■ **What the task asks**
An exact reprint of all the records is the expected answer.

——

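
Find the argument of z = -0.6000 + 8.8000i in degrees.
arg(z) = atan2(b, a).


Re = -0.6, Im = 8.8
arg = atan2(8.8, -0.6) = 93.9005 degrees

arg(z) = 93.9005 degrees


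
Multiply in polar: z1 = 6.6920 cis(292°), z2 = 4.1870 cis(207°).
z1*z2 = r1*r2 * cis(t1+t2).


r = 6.6920 * 4.1870 = 28.0194
theta = 292° + 207° = 499° = 139° (mod 360)

28.0194 cis(139°)


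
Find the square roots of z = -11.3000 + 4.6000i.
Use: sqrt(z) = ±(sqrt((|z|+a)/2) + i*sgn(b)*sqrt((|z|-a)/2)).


|z| = sqrt(127.69+21.16) = 12.2004
sqrt((|z|+a)/2) = sqrt((12.2004+(-11.3))/2) = sqrt(0.4502) = 0.6710
sqrt((|z|-a)/2) = sqrt((12.2004-(-11.3))/2) = sqrt(11.7502) = 3.4279

±(0.6710 + 3.4279i) i.e. 0.6710 + 3.4279i and -0.6710 - 3.4279i


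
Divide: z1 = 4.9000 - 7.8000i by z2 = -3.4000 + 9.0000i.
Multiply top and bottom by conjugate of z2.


Conjugate of z2 = -3.4000 - 9.0000i
Numerator: (4.9000 - 7.8000i)(-3.4000 - 9.0000i) = -86.8600 - 17.5800i
Denominator: (-3.4)^2 + 9^2 = 92.56
Result = (-86.8600 - 17.5800i)/92.56

-0.9384 - 0.1899i


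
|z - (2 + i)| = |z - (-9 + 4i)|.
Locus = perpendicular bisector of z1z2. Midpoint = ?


Equal distances means the locus is the perpendicular bisector of z1 and z2.
Midpoint = ((2+(-9))/2, (1+4)/2) = (-3.5000, 2.5000)

Perpendicular bisector through (-3.5000, 2.5000)


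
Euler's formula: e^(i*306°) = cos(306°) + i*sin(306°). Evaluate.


cos(306°) = 0.5878
sin(306°) = -0.8090

e^(i*306°) = 0.5878 - 0.8090i


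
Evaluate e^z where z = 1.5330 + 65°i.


e^1.5330 = 4.6321
cos(65°) = 0.42262
sin(65°) = 0.9063
Real = 4.6321*0.42262 = 1.9576
Imag = 4.6321*0.9063 = 4.1981

1.9576 + 4.1981i


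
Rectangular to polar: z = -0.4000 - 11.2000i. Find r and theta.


r = sqrt(0.16+125.44) = sqrt(125.6) = 11.2071
theta = atan2(-11.2, -0.4) = -92.0454 degrees

r = 11.2071, theta = -92.0454 degrees


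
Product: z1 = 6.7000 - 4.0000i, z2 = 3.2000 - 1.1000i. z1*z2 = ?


Real = 6.7*3.2 - (-4)*(-1.1) = 21.44 - 4.4 = 17.04
Imag = 6.7*(-1.1) + 3.2*(-4) = -7.37 - (12.8) = -20.17

17.0400 - 20.1700i


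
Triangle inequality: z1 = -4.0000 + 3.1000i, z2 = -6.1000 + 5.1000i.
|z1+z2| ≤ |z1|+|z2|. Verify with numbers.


|z1| = sqrt((-4)^2 + 3.1^2) = sqrt(25.61) = 5.0606
|z2| = sqrt((-6.1)^2 + 5.1^2) = sqrt(63.22) = 7.9511
z1+z2 = -10.1000 + 8.2000i
|z1+z2| = sqrt(169.25) = 13.0096
|z1|+|z2| = 5.0606 + 7.9511 = 13.0117

|z1+z2| = 13.0096 ≤ |z1|+|z2| = 13.0117 (verified)


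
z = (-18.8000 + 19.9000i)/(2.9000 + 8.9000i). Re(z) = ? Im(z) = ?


Multiply by conjugate: (-18.8000 + 19.9000i)(2.9000 - 8.9000i) / (2.9^2 + 8.9^2)
Numerator real = -18.8*2.9 + 19.9*8.9 = 122.59
Numerator imag = 19.9*2.9 - (-18.8)*8.9 = 225.03
Denominator = 87.62
Re(z) = 122.59/87.62 = 1.3991
Im(z) = 225.03/87.62 = 2.5682

Re(z) = 1.3991, Im(z) = 2.5682


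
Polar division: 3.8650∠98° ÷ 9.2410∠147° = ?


r = 3.8650 / 9.2410 = 0.4182
theta = 98° - 147° = -49° = 311° (mod 360)

0.4182 cis(311°)


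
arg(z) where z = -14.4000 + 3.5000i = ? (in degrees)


Re = -14.4, Im = 3.5
arg = atan2(3.5, -14.4) = 166.3388 degrees

arg(z) = 166.3388 degrees


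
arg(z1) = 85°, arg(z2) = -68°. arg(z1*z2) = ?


arg(z1*z2) = 85° - 68° = 17°
Normalized to (-180°, 180°]: 17°

17°


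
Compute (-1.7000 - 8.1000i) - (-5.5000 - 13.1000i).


Real: -1.7 + 5.5 = 3.8
Imag: -8.1 + 13.1 = 5

3.8000 + 5.0000i


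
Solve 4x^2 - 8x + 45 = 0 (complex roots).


disc = (-8)^2 - 4*4*45 = 64 - 720 = -656
sqrt(|disc|) = sqrt(656) = 25.6125
Real part = 8/(2*4) = 1.0000
Imag part = 25.6125/(2*4) = 3.2016

1.0000 ± 3.2016i


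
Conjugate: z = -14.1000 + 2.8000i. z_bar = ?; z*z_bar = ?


z_bar = -14.1000 - 2.8000i
z*z_bar = (-14.1)^2 + 2.8^2 = 198.81 + 7.84 = 206.65

z_bar = -14.1000 - 2.8000i, z*z_bar = 206.65


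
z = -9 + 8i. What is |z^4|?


|z| = sqrt(81+64) = sqrt(145) = 12.0416
|z^4| = |z|^4 = (sqrt(145))^4 = 145^2 = 21025

|z^4| = 21025


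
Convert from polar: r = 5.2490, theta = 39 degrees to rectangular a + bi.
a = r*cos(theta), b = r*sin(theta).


a = 5.2490*cos(39°) = 5.2490*0.777146 = 4.0792
b = 5.2490*sin(39°) = 5.2490*0.62932 = 3.3033

4.0792 + 3.3033i


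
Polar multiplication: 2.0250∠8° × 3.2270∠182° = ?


r = 2.0250 * 3.2270 = 6.5347
theta = 8° + 182° = 190° = 190° (mod 360)

6.5347 cis(190°)


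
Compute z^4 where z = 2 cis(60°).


r^4 = 2^4 = 16
n*theta = 4*60° = 240° = 240° (mod 360)
a = 16*cos(240°) = -8.0000
b = 16*sin(240°) = -13.8564

16 cis(240°) = -8.0000 - 13.8564i


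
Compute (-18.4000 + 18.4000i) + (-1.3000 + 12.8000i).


Real: -18.4 - 1.3 = -19.7
Imag: 18.4 + 12.8 = 31.2

-19.7000 + 31.2000i


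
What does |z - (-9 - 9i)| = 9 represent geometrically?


|z - z0| = r is a circle with center z0 and radius r.
Center = (-9, -9), radius = 9

Circle with center (-9, -9) and radius 9


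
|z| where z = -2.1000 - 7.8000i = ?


|z| = sqrt((-2.1)^2 + (-7.8)^2) = sqrt(4.41 + 60.84) = sqrt(65.25) = 8.0777

|z| = 8.0777


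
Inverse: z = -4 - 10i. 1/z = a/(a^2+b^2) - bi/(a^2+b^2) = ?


|z|^2 = 16+100 = 116
1/z = (-4 + 10i)/116

1/z = -0.0345 + 0.0862i


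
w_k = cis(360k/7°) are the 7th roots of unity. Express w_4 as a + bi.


Angle = 360*4/7 = 205.7143°
a = cos(205.7143°) = -0.9010
b = sin(205.7143°) = -0.4339

-0.9010 - 0.4339i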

——

■ **Finished task**
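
Find the argument of z = -0.6000 + 8.8000i in degrees.
arg(z) = atan2(b, a).


Re = -0.6, Im = 8.8
arg = atan2(8.8, -0.6) = 93.9005 degrees

arg(z) = 93.9005 degrees


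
Multiply in polar: z1 = 6.6920 cis(292°), z2 = 4.1870 cis(207°).
z1*z2 = r1*r2 * cis(t1+t2).


r = 6.6920 * 4.1870 = 28.0194
theta = 292° + 207° = 499° = 139° (mod 360)

28.0194 cis(139°)


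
Find the square roots of z = -11.3000 + 4.6000i.
Use: sqrt(z) = ±(sqrt((|z|+a)/2) + i*sgn(b)*sqrt((|z|-a)/2)).


|z| = sqrt(127.69+21.16) = 12.2004
sqrt((|z|+a)/2) = sqrt((12.2004+(-11.3))/2) = sqrt(0.4502) = 0.6710
sqrt((|z|-a)/2) = sqrt((12.2004-(-11.3))/2) = sqrt(11.7502) = 3.4279

±(0.6710 + 3.4279i) i.e. 0.6710 + 3.4279i and -0.6710 - 3.4279i


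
Divide: z1 = 4.9000 - 7.8000i by z2 = -3.4000 + 9.0000i.
Multiply top and bottom by conjugate of z2.


Conjugate of z2 = -3.4000 - 9.0000i
Numerator: (4.9000 - 7.8000i)(-3.4000 - 9.0000i) = -86.8600 - 17.5800i
Denominator: (-3.4)^2 + 9^2 = 92.56
Result = (-86.8600 - 17.5800i)/92.56

-0.9384 - 0.1899i


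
|z - (2 + i)| = |z - (-9 + 4i)|.
Locus = perpendicular bisector of z1z2. Midpoint = ?


Equal distances means the locus is the perpendicular bisector of z1 and z2.
Midpoint = ((2+(-9))/2, (1+4)/2) = (-3.5000, 2.5000)

Perpendicular bisector through (-3.5000, 2.5000)


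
Euler's formula: e^(i*306°) = cos(306°) + i*sin(306°). Evaluate.


cos(306°) = 0.5878
sin(306°) = -0.8090

e^(i*306°) = 0.5878 - 0.8090i


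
Evaluate e^z where z = 1.5330 + 65°i.


e^1.5330 = 4.6321
cos(65°) = 0.42262
sin(65°) = 0.9063
Real = 4.6321*0.42262 = 1.9576
Imag = 4.6321*0.9063 = 4.1981

1.9576 + 4.1981i


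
Rectangular to polar: z = -0.4000 - 11.2000i. Find r and theta.


r = sqrt(0.16+125.44) = sqrt(125.6) = 11.2071
theta = atan2(-11.2, -0.4) = -92.0454 degrees

r = 11.2071, theta = -92.0454 degrees


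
Product: z1 = 6.7000 - 4.0000i, z2 = 3.2000 - 1.1000i. z1*z2 = ?


Real = 6.7*3.2 - (-4)*(-1.1) = 21.44 - 4.4 = 17.04
Imag = 6.7*(-1.1) + 3.2*(-4) = -7.37 - (12.8) = -20.17

17.0400 - 20.1700i


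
Triangle inequality: z1 = -4.0000 + 3.1000i, z2 = -6.1000 + 5.1000i.
|z1+z2| ≤ |z1|+|z2|. Verify with numbers.


|z1| = sqrt((-4)^2 + 3.1^2) = sqrt(25.61) = 5.0606
|z2| = sqrt((-6.1)^2 + 5.1^2) = sqrt(63.22) = 7.9511
z1+z2 = -10.1000 + 8.2000i
|z1+z2| = sqrt(169.25) = 13.0096
|z1|+|z2| = 5.0606 + 7.9511 = 13.0117

|z1+z2| = 13.0096 ≤ |z1|+|z2| = 13.0117 (verified)


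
z = (-18.8000 + 19.9000i)/(2.9000 + 8.9000i). Re(z) = ? Im(z) = ?


Multiply by conjugate: (-18.8000 + 19.9000i)(2.9000 - 8.9000i) / (2.9^2 + 8.9^2)
Numerator real = -18.8*2.9 + 19.9*8.9 = 122.59
Numerator imag = 19.9*2.9 - (-18.8)*8.9 = 225.03
Denominator = 87.62
Re(z) = 122.59/87.62 = 1.3991
Im(z) = 225.03/87.62 = 2.5682

Re(z) = 1.3991, Im(z) = 2.5682


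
Polar division: 3.8650∠98° ÷ 9.2410∠147° = ?


r = 3.8650 / 9.2410 = 0.4182
theta = 98° - 147° = -49° = 311° (mod 360)

0.4182 cis(311°)


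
arg(z) where z = -14.4000 + 3.5000i = ? (in degrees)


Re = -14.4, Im = 3.5
arg = atan2(3.5, -14.4) = 166.3388 degrees

arg(z) = 166.3388 degrees


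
arg(z1) = 85°, arg(z2) = -68°. arg(z1*z2) = ?


arg(z1*z2) = 85° - 68° = 17°
Normalized to (-180°, 180°]: 17°

17°


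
Compute (-1.7000 - 8.1000i) - (-5.5000 - 13.1000i).


Real: -1.7 + 5.5 = 3.8
Imag: -8.1 + 13.1 = 5

3.8000 + 5.0000i


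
Solve 4x^2 - 8x + 45 = 0 (complex roots).


disc = (-8)^2 - 4*4*45 = 64 - 720 = -656
sqrt(|disc|) = sqrt(656) = 25.6125
Real part = 8/(2*4) = 1.0000
Imag part = 25.6125/(2*4) = 3.2016

1.0000 ± 3.2016i


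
Conjugate: z = -14.1000 + 2.8000i. z_bar = ?; z*z_bar = ?


z_bar = -14.1000 - 2.8000i
z*z_bar = (-14.1)^2 + 2.8^2 = 198.81 + 7.84 = 206.65

z_bar = -14.1000 - 2.8000i, z*z_bar = 206.65


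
z = -9 + 8i. What is |z^4|?


|z| = sqrt(81+64) = sqrt(145) = 12.0416
|z^4| = |z|^4 = (sqrt(145))^4 = 145^2 = 21025

|z^4| = 21025


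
Convert from polar: r = 5.2490, theta = 39 degrees to rectangular a + bi.
a = r*cos(theta), b = r*sin(theta).


a = 5.2490*cos(39°) = 5.2490*0.777146 = 4.0792
b = 5.2490*sin(39°) = 5.2490*0.62932 = 3.3033

4.0792 + 3.3033i


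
Polar multiplication: 2.0250∠8° × 3.2270∠182° = ?


r = 2.0250 * 3.2270 = 6.5347
theta = 8° + 182° = 190° = 190° (mod 360)

6.5347 cis(190°)


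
Compute z^4 where z = 2 cis(60°).


r^4 = 2^4 = 16
n*theta = 4*60° = 240° = 240° (mod 360)
a = 16*cos(240°) = -8.0000
b = 16*sin(240°) = -13.8564

16 cis(240°) = -8.0000 - 13.8564i


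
Compute (-18.4000 + 18.4000i) + (-1.3000 + 12.8000i).


Real: -18.4 - 1.3 = -19.7
Imag: 18.4 + 12.8 = 31.2

-19.7000 + 31.2000i


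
What does |z - (-9 - 9i)| = 9 represent geometrically?


|z - z0| = r is a circle with center z0 and radius r.
Center = (-9, -9), radius = 9

Circle with center (-9, -9) and radius 9


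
|z| where z = -2.1000 - 7.8000i = ?


|z| = sqrt((-2.1)^2 + (-7.8)^2) = sqrt(4.41 + 60.84) = sqrt(65.25) = 8.0777

|z| = 8.0777


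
Inverse: z = -4 - 10i. 1/z = a/(a^2+b^2) - bi/(a^2+b^2) = ?


|z|^2 = 16+100 = 116
1/z = (-4 + 10i)/116

1/z = -0.0345 + 0.0862i


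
w_k = cis(360k/7°) are the 7th roots of unity. Express w_4 as a + bi.


Angle = 360*4/7 = 205.7143°
a = cos(205.7143°) = -0.9010
b = sin(205.7143°) = -0.4339

-0.9010 - 0.4339i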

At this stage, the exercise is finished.